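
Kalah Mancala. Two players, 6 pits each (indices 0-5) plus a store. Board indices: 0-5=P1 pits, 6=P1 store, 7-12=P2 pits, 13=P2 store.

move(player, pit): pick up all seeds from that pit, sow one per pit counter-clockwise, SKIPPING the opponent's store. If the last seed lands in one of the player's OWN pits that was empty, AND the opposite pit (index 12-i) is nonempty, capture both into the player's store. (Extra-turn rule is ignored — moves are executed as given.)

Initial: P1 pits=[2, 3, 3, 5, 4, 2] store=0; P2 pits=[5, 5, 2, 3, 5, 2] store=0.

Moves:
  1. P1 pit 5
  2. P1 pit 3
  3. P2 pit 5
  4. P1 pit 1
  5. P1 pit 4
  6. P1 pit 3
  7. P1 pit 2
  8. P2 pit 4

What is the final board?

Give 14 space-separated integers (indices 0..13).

Answer: 4 1 1 1 1 3 12 8 0 3 4 0 1 2

Derivation:
Move 1: P1 pit5 -> P1=[2,3,3,5,4,0](1) P2=[6,5,2,3,5,2](0)
Move 2: P1 pit3 -> P1=[2,3,3,0,5,1](2) P2=[7,6,2,3,5,2](0)
Move 3: P2 pit5 -> P1=[3,3,3,0,5,1](2) P2=[7,6,2,3,5,0](1)
Move 4: P1 pit1 -> P1=[3,0,4,1,6,1](2) P2=[7,6,2,3,5,0](1)
Move 5: P1 pit4 -> P1=[3,0,4,1,0,2](3) P2=[8,7,3,4,5,0](1)
Move 6: P1 pit3 -> P1=[3,0,4,0,0,2](11) P2=[8,0,3,4,5,0](1)
Move 7: P1 pit2 -> P1=[3,0,0,1,1,3](12) P2=[8,0,3,4,5,0](1)
Move 8: P2 pit4 -> P1=[4,1,1,1,1,3](12) P2=[8,0,3,4,0,1](2)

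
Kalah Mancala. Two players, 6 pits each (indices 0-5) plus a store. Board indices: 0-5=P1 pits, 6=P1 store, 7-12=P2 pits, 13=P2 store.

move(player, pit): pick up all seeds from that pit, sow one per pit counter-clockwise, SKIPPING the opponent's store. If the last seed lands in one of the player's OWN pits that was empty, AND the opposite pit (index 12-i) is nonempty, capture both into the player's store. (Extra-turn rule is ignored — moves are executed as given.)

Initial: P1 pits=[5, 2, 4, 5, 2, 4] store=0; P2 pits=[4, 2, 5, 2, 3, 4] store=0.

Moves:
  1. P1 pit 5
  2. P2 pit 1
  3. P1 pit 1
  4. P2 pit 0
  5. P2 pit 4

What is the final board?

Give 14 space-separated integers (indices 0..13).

Move 1: P1 pit5 -> P1=[5,2,4,5,2,0](1) P2=[5,3,6,2,3,4](0)
Move 2: P2 pit1 -> P1=[5,2,4,5,2,0](1) P2=[5,0,7,3,4,4](0)
Move 3: P1 pit1 -> P1=[5,0,5,6,2,0](1) P2=[5,0,7,3,4,4](0)
Move 4: P2 pit0 -> P1=[5,0,5,6,2,0](1) P2=[0,1,8,4,5,5](0)
Move 5: P2 pit4 -> P1=[6,1,6,6,2,0](1) P2=[0,1,8,4,0,6](1)

Answer: 6 1 6 6 2 0 1 0 1 8 4 0 6 1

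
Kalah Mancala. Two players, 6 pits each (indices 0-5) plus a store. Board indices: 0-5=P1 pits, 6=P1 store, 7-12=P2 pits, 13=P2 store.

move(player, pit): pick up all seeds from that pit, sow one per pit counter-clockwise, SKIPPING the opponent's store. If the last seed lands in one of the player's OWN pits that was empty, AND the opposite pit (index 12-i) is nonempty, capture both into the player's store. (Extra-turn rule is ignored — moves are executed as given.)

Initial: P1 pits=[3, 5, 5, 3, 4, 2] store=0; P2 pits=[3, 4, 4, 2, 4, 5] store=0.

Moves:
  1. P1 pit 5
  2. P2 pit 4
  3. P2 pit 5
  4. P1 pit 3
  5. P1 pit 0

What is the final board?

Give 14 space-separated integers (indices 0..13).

Answer: 0 8 7 1 7 2 2 5 4 4 2 0 0 2

Derivation:
Move 1: P1 pit5 -> P1=[3,5,5,3,4,0](1) P2=[4,4,4,2,4,5](0)
Move 2: P2 pit4 -> P1=[4,6,5,3,4,0](1) P2=[4,4,4,2,0,6](1)
Move 3: P2 pit5 -> P1=[5,7,6,4,5,0](1) P2=[4,4,4,2,0,0](2)
Move 4: P1 pit3 -> P1=[5,7,6,0,6,1](2) P2=[5,4,4,2,0,0](2)
Move 5: P1 pit0 -> P1=[0,8,7,1,7,2](2) P2=[5,4,4,2,0,0](2)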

Exercise requirements —
Line by line, retype the whole listing exactly.

Exercise result —
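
Kalah Mancala. Two players, 6 pits each (indices 0-5) plus a store. Board indices: 0-5=P1 pits, 6=P1 store, 7-12=P2 pits, 13=P2 store.

move(player, pit): pick up all seeds from that pit, sow one per pit counter-clockwise, SKIPPING the opponent's store. If the last seed lands in one of the player's OWN pits that was empty, AND the opposite pit (index 12-i) is nonempty, capture both into the player's store. (Extra-turn rule is ignored — moves are executed as given.)

Initial: P1 pits=[2, 3, 3, 5, 4, 2] store=0; P2 pits=[5, 5, 2, 3, 5, 2] store=0.

Moves:
  1. P1 pit 5
  2. P1 pit 3
  3. P2 pit 5
  4. P1 pit 1
  5. P1 pit 4
  6. P1 pit 3
  7. P1 pit 2
  8. P2 pit 4

What is the final board?

Give 14 space-separated integers (indices 0..13).

Answer: 4 1 1 1 1 3 12 8 0 3 4 0 1 2

Derivation:
Move 1: P1 pit5 -> P1=[2,3,3,5,4,0](1) P2=[6,5,2,3,5,2](0)
Move 2: P1 pit3 -> P1=[2,3,3,0,5,1](2) P2=[7,6,2,3,5,2](0)
Move 3: P2 pit5 -> P1=[3,3,3,0,5,1](2) P2=[7,6,2,3,5,0](1)
Move 4: P1 pit1 -> P1=[3,0,4,1,6,1](2) P2=[7,6,2,3,5,0](1)
Move 5: P1 pit4 -> P1=[3,0,4,1,0,2](3) P2=[8,7,3,4,5,0](1)
Move 6: P1 pit3 -> P1=[3,0,4,0,0,2](11) P2=[8,0,3,4,5,0](1)
Move 7: P1 pit2 -> P1=[3,0,0,1,1,3](12) P2=[8,0,3,4,5,0](1)
Move 8: P2 pit4 -> P1=[4,1,1,1,1,3](12) P2=[8,0,3,4,0,1](2)

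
Kalah Mancala. Two players, 6 pits each (indices 0-5) plus a store. Board indices: 0-5=P1 pits, 6=P1 store, 7-12=P2 pits, 13=P2 store.

move(player, pit): pick up all seeds from that pit, sow one per pit counter-clockwise, SKIPPING the opponent's store. If the last seed lands in one of the player's OWN pits that was empty, AND the opposite pit (index 12-i) is nonempty, capture both into the player's store. (Extra-turn rule is ignored — moves are executed as given.)

Initial: P1 pits=[5, 2, 4, 5, 2, 4] store=0; P2 pits=[4, 2, 5, 2, 3, 4] store=0.

Moves:
  1. P1 pit 5
  2. P2 pit 1
  3. P1 pit 1
  4. P2 pit 0
  5. P2 pit 4

What is the final board?

Give 14 space-separated integers (indices 0..13).

Move 1: P1 pit5 -> P1=[5,2,4,5,2,0](1) P2=[5,3,6,2,3,4](0)
Move 2: P2 pit1 -> P1=[5,2,4,5,2,0](1) P2=[5,0,7,3,4,4](0)
Move 3: P1 pit1 -> P1=[5,0,5,6,2,0](1) P2=[5,0,7,3,4,4](0)
Move 4: P2 pit0 -> P1=[5,0,5,6,2,0](1) P2=[0,1,8,4,5,5](0)
Move 5: P2 pit4 -> P1=[6,1,6,6,2,0](1) P2=[0,1,8,4,0,6](1)

Answer: 6 1 6 6 2 0 1 0 1 8 4 0 6 1

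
Kalah Mancala. Two players, 6 pits each (indices 0-5) plus a store. Board indices: 0-5=P1 pits, 6=P1 store, 7-12=P2 pits, 13=P2 store.

move(player, pit): pick up all seeds from that pit, sow one per pit counter-clockwise, SKIPPING the opponent's store. If the last seed lands in one of the player's OWN pits that was empty, AND the opposite pit (index 12-i) is nonempty, capture both into the player's store. (Extra-turn rule is ignored — moves are executed as given.)

Initial: P1 pits=[3, 5, 5, 3, 4, 2] store=0; P2 pits=[3, 4, 4, 2, 4, 5] store=0.

Moves:
  1. P1 pit 5
  2. P2 pit 4
  3. P2 pit 5
  4. P1 pit 3
  5. P1 pit 0

What is the final board?

Give 14 space-separated integers (indices 0..13).

Answer: 0 8 7 1 7 2 2 5 4 4 2 0 0 2

Derivation:
Move 1: P1 pit5 -> P1=[3,5,5,3,4,0](1) P2=[4,4,4,2,4,5](0)
Move 2: P2 pit4 -> P1=[4,6,5,3,4,0](1) P2=[4,4,4,2,0,6](1)
Move 3: P2 pit5 -> P1=[5,7,6,4,5,0](1) P2=[4,4,4,2,0,0](2)
Move 4: P1 pit3 -> P1=[5,7,6,0,6,1](2) P2=[5,4,4,2,0,0](2)
Move 5: P1 pit0 -> P1=[0,8,7,1,7,2](2) P2=[5,4,4,2,0,0](2)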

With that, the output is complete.